→ **Exercise goal**: Count how many lines in the following data hold the word "symbol". Your answer is the number and nothing else.
BEGIN
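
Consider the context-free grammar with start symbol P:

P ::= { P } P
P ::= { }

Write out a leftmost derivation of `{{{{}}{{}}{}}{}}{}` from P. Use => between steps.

P => {P}P => {{P}P}P => {{{P}P}P}P => {{{{}}P}P}P => {{{{}}{P}P}P}P => {{{{}}{{}}P}P}P => {{{{}}{{}}{}}P}P => {{{{}}{{}}{}}{}}P => {{{{}}{{}}{}}{}}{}

P => {P}P   [P ::= { P } P]
{P}P => {{P}P}P   [P ::= { P } P]
{{P}P}P => {{{P}P}P}P   [P ::= { P } P]
{{{P}P}P}P => {{{{}}P}P}P   [P ::= { }]
{{{{}}P}P}P => {{{{}}{P}P}P}P   [P ::= { P } P]
{{{{}}{P}P}P}P => {{{{}}{{}}P}P}P   [P ::= { }]
{{{{}}{{}}P}P}P => {{{{}}{{}}{}}P}P   [P ::= { }]
{{{{}}{{}}{}}P}P => {{{{}}{{}}{}}{}}P   [P ::= { }]
{{{{}}{{}}{}}{}}P => {{{{}}{{}}{}}{}}{}   [P ::= { }]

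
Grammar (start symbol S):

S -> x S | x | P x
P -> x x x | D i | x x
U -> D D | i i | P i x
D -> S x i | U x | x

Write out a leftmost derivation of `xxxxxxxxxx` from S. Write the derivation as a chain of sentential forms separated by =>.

S => xS => xxS => xxxS => xxxxS => xxxxxS => xxxxxxS => xxxxxxPx => xxxxxxxxxx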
END
→ **Output**: 2